====== LISTED RECORDS ======

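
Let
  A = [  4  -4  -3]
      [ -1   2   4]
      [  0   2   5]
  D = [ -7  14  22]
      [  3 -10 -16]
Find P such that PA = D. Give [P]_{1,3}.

A is on the right of P, so right-multiply by A⁻¹: P = DA⁻¹.
det A = -6, so A⁻¹ = [[-1/3, -7/3, 5/3], [-5/6, -10/3, 13/6], [1/3, 4/3, -2/3]].
P = DA⁻¹ = [[-7, 14, 22], [3, -10, -16]] · [[-1/3, -7/3, 5/3], [-5/6, -10/3, 13/6], [1/3, 4/3, -2/3]] = [[-2, -1, 4], [2, 5, -6]].

4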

======

Every record listed above needs to be written out again exactly.

EXPECTED ANSWER
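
Let
  A = [  4  -4  -3]
      [ -1   2   4]
      [  0   2   5]
  D = [ -7  14  22]
      [  3 -10 -16]
Find P such that PA = D. Give [P]_{1,3}.

A is on the right of P, so right-multiply by A⁻¹: P = DA⁻¹.
det A = -6, so A⁻¹ = [[-1/3, -7/3, 5/3], [-5/6, -10/3, 13/6], [1/3, 4/3, -2/3]].
P = DA⁻¹ = [[-7, 14, 22], [3, -10, -16]] · [[-1/3, -7/3, 5/3], [-5/6, -10/3, 13/6], [1/3, 4/3, -2/3]] = [[-2, -1, 4], [2, 5, -6]].

4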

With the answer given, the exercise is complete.